• [Instructions for the task]: Let the output be exactly the lines from the one containing "A synthetic dsDNA fragment has the top strand 5′-GGCTAGGACT" through the end of the records below, both included.

• [Data listing]:
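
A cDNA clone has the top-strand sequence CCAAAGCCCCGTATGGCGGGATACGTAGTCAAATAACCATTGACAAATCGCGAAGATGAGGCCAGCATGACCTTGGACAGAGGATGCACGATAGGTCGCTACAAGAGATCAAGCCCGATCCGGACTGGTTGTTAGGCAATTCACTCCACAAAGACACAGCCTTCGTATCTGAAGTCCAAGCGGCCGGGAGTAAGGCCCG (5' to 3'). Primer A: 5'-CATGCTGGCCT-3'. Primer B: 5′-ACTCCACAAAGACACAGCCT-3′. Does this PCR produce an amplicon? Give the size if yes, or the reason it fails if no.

Primer A (CATGCTGGCCT) has reverse complement AGGCCAGCATG, which matches the top strand at positions 59–69; primer A anneals to the top strand there with its 3' end pointing upstream toward position 59.
Primer B (ACTCCACAAAGACACAGCCT) matches the top strand directly at positions 143–162; it anneals to the bottom strand with its 3' end pointing downstream toward position 162.
The 3' ends diverge (primer A extends toward position 1, primer B toward position 199), so the primers never converge on a shared product.

No product — the primers' 3' ends point away from each other.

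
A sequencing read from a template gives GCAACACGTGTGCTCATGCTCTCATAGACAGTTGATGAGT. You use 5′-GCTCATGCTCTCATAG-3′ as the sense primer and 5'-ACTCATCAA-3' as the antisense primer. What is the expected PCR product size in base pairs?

29 bp

Scanning the template, GCTCATGCTCTCATAG occurs at positions 12–27; this primer anneals to the bottom strand there with its 3' end pointing downstream.
Reverse complement of the reverse primer: TTGATGAGT. This occurs on the top strand at positions 32–40.
Product length = (reverse-primer end) − (forward-primer start) + 1 = 40 − 12 + 1 = 29 bp.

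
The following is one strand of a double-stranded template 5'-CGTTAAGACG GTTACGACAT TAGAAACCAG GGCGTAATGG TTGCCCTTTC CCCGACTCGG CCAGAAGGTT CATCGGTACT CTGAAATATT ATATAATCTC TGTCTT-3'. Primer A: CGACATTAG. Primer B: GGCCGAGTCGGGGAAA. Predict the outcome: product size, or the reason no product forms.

Yes — a 48 bp product.

Primer A (CGACATTAG) matches the top strand at positions 15–23; it acts as a forward primer.
Primer B's reverse complement is TTTCCCCGACTCGGCC, matching the top strand at positions 47–62; it acts as a reverse primer.
The 3' ends face each other across positions 15–62, giving a 48 bp product.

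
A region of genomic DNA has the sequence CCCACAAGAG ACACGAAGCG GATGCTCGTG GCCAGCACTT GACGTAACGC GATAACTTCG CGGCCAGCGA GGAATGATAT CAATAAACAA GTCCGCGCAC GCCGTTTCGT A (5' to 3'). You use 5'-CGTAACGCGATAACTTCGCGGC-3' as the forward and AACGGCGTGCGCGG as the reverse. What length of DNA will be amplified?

The forward primer matches the template at positions 43–64.
The reverse primer's reverse complement is CCGCGCACGCCGTT, which matches the template at positions 93–106.
Product length = (reverse-primer end) − (forward-primer start) + 1 = 106 − 43 + 1 = 64 bp.

64 bp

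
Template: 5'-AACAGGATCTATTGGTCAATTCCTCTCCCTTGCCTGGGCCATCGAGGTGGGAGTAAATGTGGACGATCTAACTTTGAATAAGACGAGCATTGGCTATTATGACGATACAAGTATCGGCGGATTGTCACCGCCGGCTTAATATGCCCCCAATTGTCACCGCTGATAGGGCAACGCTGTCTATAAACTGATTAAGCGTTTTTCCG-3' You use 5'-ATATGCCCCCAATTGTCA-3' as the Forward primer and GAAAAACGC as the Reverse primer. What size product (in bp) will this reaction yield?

Forward primer ATATGCCCCCAATTGTCA is found on the top strand at positions 139–156.
The reverse primer's reverse complement is GCGTTTTTC, which matches the template at positions 193–201.
The product runs from position 139 to position 201, so its length is 201 − 139 + 1 = 63 bp.

63 bp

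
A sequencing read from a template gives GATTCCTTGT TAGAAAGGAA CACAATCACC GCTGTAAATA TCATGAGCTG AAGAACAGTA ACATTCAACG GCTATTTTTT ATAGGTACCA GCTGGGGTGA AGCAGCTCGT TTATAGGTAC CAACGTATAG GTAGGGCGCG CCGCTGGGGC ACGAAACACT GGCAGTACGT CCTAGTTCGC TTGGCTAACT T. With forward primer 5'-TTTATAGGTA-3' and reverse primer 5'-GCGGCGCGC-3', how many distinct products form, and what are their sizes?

The forward primer TTTATAGGTA matches the top strand at positions 78–87, 110–119.
The reverse primer's reverse complement is GCGCGCCGC, matching at positions 136–144.
Each forward site pairs with the reverse site to give a product ending at position 144: sizes 67, 35 bp.

Two products: 67 bp, 35 bp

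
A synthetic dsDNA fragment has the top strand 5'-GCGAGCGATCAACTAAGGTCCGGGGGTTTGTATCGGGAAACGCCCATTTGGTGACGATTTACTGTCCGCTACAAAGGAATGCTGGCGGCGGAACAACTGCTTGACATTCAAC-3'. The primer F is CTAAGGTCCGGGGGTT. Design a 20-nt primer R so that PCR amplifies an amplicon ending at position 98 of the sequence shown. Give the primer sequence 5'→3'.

5'-AGTTGTTCCGCCGCCAGCAT-3'

The forward primer binds at positions 13–28; the product's 3' end on the top strand is position 98.
The reverse primer anneals to the top strand over positions 79–98, i.e. to ATGCTGGCGGCGGAACAACT.
Its sequence written 5'→3' is the reverse complement: AGTTGTTCCGCCGCCAGCAT.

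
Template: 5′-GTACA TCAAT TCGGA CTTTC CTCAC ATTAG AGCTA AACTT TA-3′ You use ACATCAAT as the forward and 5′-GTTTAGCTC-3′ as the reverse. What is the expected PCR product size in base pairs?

The forward primer matches the template at positions 3–10.
The reverse primer's reverse complement is GAGCTAAAC, which matches the template at positions 30–38.
The product runs from position 3 to position 38, so its length is 38 − 3 + 1 = 36 bp.

36 bp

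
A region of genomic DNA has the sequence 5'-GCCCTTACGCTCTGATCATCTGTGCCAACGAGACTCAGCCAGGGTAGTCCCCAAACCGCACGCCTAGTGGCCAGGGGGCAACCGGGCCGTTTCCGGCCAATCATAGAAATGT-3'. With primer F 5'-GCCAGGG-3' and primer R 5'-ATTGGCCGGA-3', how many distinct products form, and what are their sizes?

Two products: 64 bp, 32 bp

The forward primer GCCAGGG matches the top strand at positions 38–44, 70–76.
The reverse primer's reverse complement is TCCGGCCAAT, matching at positions 92–101.
Each forward site pairs with the reverse site to give a product ending at position 101: sizes 64, 32 bp.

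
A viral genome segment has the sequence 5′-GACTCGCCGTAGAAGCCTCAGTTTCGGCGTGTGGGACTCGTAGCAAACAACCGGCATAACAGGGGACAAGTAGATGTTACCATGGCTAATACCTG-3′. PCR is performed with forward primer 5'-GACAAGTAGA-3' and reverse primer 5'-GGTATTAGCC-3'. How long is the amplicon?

29 bp

Forward primer GACAAGTAGA is found on the top strand at positions 65–74.
The reverse primer's reverse complement is GGCTAATACC, which matches the template at positions 84–93.
Product length = (reverse-primer end) − (forward-primer start) + 1 = 93 − 65 + 1 = 29 bp.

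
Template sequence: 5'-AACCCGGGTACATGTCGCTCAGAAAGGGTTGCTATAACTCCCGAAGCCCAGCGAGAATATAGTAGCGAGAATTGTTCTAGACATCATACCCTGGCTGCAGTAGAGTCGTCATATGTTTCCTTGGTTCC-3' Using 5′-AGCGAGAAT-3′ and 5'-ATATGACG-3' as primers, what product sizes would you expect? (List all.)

The forward primer AGCGAGAAT matches the top strand at positions 50–58, 64–72.
The reverse primer's reverse complement is CGTCATAT, matching at positions 107–114.
Each forward site pairs with the reverse site to give a product ending at position 114: sizes 65, 51 bp.

65 bp, 51 bp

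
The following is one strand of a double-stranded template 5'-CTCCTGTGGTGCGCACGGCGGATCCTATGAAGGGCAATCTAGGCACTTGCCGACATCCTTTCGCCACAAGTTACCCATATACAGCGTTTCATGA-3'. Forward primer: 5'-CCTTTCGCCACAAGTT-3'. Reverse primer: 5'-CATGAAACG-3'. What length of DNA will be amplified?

Scanning the template, CCTTTCGCCACAAGTT occurs at positions 57–72; this primer anneals to the bottom strand there with its 3' end pointing downstream.
Taking the reverse complement of CATGAAACG gives CGTTTCATG, found at positions 85–93 on the template; the primer anneals here to the top strand with its 3' end pointing upstream.
Product length = (reverse-primer end) − (forward-primer start) + 1 = 93 − 57 + 1 = 37 bp.

37 bp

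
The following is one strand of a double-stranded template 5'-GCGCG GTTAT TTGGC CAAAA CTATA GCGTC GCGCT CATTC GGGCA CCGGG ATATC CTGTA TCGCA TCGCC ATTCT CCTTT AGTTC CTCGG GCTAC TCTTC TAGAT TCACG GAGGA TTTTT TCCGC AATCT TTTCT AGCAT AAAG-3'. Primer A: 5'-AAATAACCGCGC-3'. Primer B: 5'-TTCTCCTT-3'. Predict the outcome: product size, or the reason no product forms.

Primer A (AAATAACCGCGC) has reverse complement GCGCGGTTATTT, which matches the top strand at positions 1–12; primer A anneals to the top strand there with its 3' end pointing upstream toward position 1.
Primer B (TTCTCCTT) matches the top strand directly at positions 72–79; it anneals to the bottom strand with its 3' end pointing downstream toward position 79.
The 3' ends diverge (primer A extends toward position 1, primer B toward position 144), so the primers never converge on a shared product.

No product — the primers' 3' ends point away from each other.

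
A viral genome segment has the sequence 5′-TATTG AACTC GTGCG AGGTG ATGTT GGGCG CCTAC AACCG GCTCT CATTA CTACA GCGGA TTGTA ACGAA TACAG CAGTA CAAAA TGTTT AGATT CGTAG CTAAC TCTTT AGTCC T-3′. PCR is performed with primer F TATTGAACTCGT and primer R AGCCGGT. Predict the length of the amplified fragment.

Forward primer TATTGAACTCGT is found on the top strand at positions 1–12.
The reverse primer's reverse complement is ACCGGCT, which matches the template at positions 37–43.
Product length = (reverse-primer end) − (forward-primer start) + 1 = 43 − 1 + 1 = 43 bp.

43 bp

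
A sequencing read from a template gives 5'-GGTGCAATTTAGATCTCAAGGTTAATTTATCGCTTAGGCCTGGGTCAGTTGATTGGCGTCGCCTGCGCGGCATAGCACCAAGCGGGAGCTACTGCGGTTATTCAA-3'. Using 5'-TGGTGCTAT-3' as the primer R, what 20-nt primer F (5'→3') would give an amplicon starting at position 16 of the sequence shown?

5'-TCAAGGTTAATTTATCGCTT-3'

The reverse primer's reverse complement ATAGCACCA matches the template at positions 72–80; the product starts at position 16.
The forward primer is identical to the top strand over positions 16–35: TCAAGGTTAATTTATCGCTT.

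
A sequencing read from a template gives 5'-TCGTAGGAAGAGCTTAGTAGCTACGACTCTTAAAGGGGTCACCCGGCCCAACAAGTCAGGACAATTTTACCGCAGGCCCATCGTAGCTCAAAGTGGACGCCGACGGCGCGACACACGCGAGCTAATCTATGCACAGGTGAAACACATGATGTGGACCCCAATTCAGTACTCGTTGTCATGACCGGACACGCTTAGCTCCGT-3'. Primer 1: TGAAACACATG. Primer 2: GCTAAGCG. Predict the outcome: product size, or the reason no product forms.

Primer 1 (TGAAACACATG) matches the top strand at positions 138–148; it acts as a forward primer.
Primer 2's reverse complement is CGCTTAGC, matching the top strand at positions 189–196; it acts as a reverse primer.
The 3' ends face each other across positions 138–196, giving a 59 bp product.

Yes — a 59 bp product.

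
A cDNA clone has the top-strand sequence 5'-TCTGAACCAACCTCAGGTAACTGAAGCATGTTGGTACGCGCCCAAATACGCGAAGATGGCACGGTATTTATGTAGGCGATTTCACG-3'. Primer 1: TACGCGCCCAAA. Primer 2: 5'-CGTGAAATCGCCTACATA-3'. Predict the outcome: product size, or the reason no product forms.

Primer 1 (TACGCGCCCAAA) matches the top strand at positions 35–46; it acts as a forward primer.
Primer 2's reverse complement is TATGTAGGCGATTTCACG, matching the top strand at positions 69–86; it acts as a reverse primer.
The 3' ends face each other across positions 35–86, giving a 52 bp product.

Yes — a 52 bp product.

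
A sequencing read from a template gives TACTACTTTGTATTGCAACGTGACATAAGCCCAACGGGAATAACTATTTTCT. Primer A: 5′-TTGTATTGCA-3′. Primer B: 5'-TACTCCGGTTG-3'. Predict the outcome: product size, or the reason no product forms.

No product — primer B has no binding site in the template.

Primer B (TACTCCGGTTG) does not match the top strand, and its reverse complement CAACCGGAGTA does not match either.
With no annealing site for primer B, no amplification occurs.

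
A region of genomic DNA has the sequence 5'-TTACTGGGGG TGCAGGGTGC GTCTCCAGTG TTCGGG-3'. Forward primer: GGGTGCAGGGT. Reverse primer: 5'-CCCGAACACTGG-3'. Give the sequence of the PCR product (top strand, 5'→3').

Scanning the template, GGGTGCAGGGT occurs at positions 8–18; this primer anneals to the bottom strand there with its 3' end pointing downstream.
Taking the reverse complement of CCCGAACACTGG gives CCAGTGTTCGGG, found at positions 25–36 on the template; the primer anneals here to the top strand with its 3' end pointing upstream.
The product is the template from position 8 through 36 (29 bp).

5'-GGGTGCAGGGTGCGTCTCCAGTGTTCGGG-3'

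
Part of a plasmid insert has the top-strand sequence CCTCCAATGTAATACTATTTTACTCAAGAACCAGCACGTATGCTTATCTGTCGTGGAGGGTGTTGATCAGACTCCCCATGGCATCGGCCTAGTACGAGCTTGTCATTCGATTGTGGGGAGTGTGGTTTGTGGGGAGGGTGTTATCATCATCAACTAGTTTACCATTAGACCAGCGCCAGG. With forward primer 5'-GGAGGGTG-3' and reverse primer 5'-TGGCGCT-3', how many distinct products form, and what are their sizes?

Two products: 124 bp, 46 bp

The forward primer GGAGGGTG matches the top strand at positions 55–62, 133–140.
The reverse primer's reverse complement is AGCGCCA, matching at positions 172–178.
Each forward site pairs with the reverse site to give a product ending at position 178: sizes 124, 46 bp.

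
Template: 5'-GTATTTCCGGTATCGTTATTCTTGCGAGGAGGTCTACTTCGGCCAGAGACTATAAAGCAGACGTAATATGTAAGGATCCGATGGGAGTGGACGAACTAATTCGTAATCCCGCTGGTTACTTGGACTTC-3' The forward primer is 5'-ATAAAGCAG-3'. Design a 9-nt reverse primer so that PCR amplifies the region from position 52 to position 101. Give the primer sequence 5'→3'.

The product's 3' end on the top strand is position 101.
The reverse primer anneals to the top strand over positions 93–101, i.e. to GAACTAATT.
Its sequence written 5'→3' is the reverse complement: AATTAGTTC.

5'-AATTAGTTC-3'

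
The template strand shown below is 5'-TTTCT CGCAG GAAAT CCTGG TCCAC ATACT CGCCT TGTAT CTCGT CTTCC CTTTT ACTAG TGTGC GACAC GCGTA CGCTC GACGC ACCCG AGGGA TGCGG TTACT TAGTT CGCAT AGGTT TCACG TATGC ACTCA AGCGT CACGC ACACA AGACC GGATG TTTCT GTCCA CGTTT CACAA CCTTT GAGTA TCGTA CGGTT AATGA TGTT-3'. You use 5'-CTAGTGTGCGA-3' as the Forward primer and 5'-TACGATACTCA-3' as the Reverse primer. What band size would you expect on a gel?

Scanning the template, CTAGTGTGCGA occurs at positions 57–67; this primer anneals to the bottom strand there with its 3' end pointing downstream.
Taking the reverse complement of TACGATACTCA gives TGAGTATCGTA, found at positions 185–195 on the template; the primer anneals here to the top strand with its 3' end pointing upstream.
The product runs from position 57 to position 195, so its length is 195 − 57 + 1 = 139 bp.

139 bp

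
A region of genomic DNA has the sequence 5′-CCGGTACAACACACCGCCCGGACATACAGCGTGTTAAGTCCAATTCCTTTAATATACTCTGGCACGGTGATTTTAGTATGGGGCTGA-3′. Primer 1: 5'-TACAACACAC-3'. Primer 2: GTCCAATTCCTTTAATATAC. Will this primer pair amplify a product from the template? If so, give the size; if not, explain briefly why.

Primer 1 (TACAACACAC) matches the top strand at positions 5–14 (3' end points downstream).
Primer 2 (GTCCAATTCCTTTAATATAC) also matches the top strand directly, at positions 38–57 — its reverse complement GTATATTAAAGGAATTGGAC is not present.
Both primers anneal to the bottom strand with 3' ends pointing the same way, so neither can prime synthesis back toward the other.

No product — both primers anneal to the same strand and extend in the same direction.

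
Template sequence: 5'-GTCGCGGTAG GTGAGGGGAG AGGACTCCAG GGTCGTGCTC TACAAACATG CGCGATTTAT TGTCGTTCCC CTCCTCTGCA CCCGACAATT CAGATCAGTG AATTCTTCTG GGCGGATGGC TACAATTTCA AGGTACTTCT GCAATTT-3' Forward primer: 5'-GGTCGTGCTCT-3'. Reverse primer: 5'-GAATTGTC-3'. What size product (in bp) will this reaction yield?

61 bp

Forward primer GGTCGTGCTCT is found on the top strand at positions 31–41.
The reverse primer's reverse complement is GACAATTC, which matches the template at positions 84–91.
Amplicon spans positions 31–91: 61 bp.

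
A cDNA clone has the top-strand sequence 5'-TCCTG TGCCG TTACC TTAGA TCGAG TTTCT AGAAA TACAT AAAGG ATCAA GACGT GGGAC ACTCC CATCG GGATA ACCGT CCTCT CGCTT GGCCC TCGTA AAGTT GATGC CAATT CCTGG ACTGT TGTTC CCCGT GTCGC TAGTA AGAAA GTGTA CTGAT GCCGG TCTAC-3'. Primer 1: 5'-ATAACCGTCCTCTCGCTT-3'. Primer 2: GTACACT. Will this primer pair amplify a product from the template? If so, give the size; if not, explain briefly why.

Yes — an 84 bp product.

Primer 1 (ATAACCGTCCTCTCGCTT) matches the top strand at positions 73–90; it acts as a forward primer.
Primer 2's reverse complement is AGTGTAC, matching the top strand at positions 150–156; it acts as a reverse primer.
The 3' ends face each other across positions 73–156, giving an 84 bp product.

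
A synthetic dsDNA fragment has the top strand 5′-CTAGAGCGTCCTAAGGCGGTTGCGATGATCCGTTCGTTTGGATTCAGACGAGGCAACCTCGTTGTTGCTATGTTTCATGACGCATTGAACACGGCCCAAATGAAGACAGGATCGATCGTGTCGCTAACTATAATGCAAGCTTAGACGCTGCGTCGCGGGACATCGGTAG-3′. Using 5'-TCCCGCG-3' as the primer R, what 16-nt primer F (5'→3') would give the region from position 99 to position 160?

The reverse primer's reverse complement CGCGGGA matches the template at positions 154–160; the product starts at position 99.
The forward primer is identical to the top strand over positions 99–114: AATGAAGACAGGATCG.

5'-AATGAAGACAGGATCG-3'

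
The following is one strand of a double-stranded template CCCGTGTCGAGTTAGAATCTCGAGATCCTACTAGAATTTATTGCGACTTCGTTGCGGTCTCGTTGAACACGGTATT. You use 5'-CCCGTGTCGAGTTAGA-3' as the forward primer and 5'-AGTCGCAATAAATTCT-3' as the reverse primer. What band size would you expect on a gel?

Forward primer CCCGTGTCGAGTTAGA is found on the top strand at positions 1–16.
The reverse primer's reverse complement is AGAATTTATTGCGACT, which matches the template at positions 33–48.
Product length = (reverse-primer end) − (forward-primer start) + 1 = 48 − 1 + 1 = 48 bp.

48 bp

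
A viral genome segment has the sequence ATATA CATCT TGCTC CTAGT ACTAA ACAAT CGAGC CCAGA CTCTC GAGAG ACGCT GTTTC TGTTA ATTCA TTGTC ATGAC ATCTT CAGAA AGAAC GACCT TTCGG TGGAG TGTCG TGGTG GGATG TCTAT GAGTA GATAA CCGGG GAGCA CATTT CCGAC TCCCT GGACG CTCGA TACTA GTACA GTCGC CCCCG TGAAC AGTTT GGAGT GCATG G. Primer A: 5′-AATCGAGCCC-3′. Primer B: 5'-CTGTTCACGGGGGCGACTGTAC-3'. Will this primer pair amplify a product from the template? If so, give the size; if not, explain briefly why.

Primer A (AATCGAGCCC) matches the top strand at positions 28–37; it acts as a forward primer.
Primer B's reverse complement is GTACAGTCGCCCCCGTGAACAG, matching the top strand at positions 181–202; it acts as a reverse primer.
The 3' ends face each other across positions 28–202, giving a 175 bp product.

Yes — a 175 bp product.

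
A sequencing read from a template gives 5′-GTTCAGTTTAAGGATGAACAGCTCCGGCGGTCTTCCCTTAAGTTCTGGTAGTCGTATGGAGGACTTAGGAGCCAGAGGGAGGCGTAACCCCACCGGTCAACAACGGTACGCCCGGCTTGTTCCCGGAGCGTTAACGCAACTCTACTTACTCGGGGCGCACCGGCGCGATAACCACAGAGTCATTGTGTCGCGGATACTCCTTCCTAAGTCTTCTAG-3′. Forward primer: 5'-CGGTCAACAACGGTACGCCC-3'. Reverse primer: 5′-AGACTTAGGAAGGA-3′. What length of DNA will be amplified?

The forward primer matches the template at positions 94–113.
Taking the reverse complement of AGACTTAGGAAGGA gives TCCTTCCTAAGTCT, found at positions 198–211 on the template; the primer anneals here to the top strand with its 3' end pointing upstream.
Amplicon spans positions 94–211: 118 bp.

118 bp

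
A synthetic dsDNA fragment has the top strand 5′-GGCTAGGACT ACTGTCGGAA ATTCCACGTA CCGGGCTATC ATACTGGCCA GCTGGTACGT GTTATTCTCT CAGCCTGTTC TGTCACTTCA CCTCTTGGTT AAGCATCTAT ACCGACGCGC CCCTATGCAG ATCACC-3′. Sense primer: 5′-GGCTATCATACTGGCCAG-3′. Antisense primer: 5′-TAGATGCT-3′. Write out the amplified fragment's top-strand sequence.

5'-GGCTATCATACTGGCCAGCTGGTACGTGTTATTCTCTCAGCCTGTTCTGTCACTTCACCTCTTGGTTAAGCATCTA-3'

Forward primer GGCTATCATACTGGCCAG is found on the top strand at positions 34–51.
Reverse complement of the reverse primer: AGCATCTA. This occurs on the top strand at positions 102–109.
The product is the template from position 34 through 109 (76 bp).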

• [Answer area]:
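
A synthetic dsDNA fragment has the top strand 5′-GGCTAGGACT ACTGTCGGAA ATTCCACGTA CCGGGCTATC ATACTGGCCA GCTGGTACGT GTTATTCTCT CAGCCTGTTC TGTCACTTCA CCTCTTGGTT AAGCATCTAT ACCGACGCGC CCCTATGCAG ATCACC-3′. Sense primer: 5′-GGCTATCATACTGGCCAG-3′. Antisense primer: 5′-TAGATGCT-3′. Write out the amplified fragment's top-strand sequence.

5'-GGCTATCATACTGGCCAGCTGGTACGTGTTATTCTCTCAGCCTGTTCTGTCACTTCACCTCTTGGTTAAGCATCTA-3'

Forward primer GGCTATCATACTGGCCAG is found on the top strand at positions 34–51.
Reverse complement of the reverse primer: AGCATCTA. This occurs on the top strand at positions 102–109.
The product is the template from position 34 through 109 (76 bp).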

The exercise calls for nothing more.